◆ Problem description ◆
Each entry below is to be copied out exactly and in full.

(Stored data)
• • •

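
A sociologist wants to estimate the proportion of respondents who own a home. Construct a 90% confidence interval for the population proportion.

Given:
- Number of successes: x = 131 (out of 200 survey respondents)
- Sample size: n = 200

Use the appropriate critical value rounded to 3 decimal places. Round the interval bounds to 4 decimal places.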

• • •

◆ Response area ◆
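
A sociologist wants to estimate the proportion of respondents who own a home. Construct a 90% confidence interval for the population proportion.

Given:
- Number of successes: x = 131 (out of 200 survey respondents)
- Sample size: n = 200

Use the appropriate critical value rounded to 3 decimal places. Round the interval bounds to 4 decimal places.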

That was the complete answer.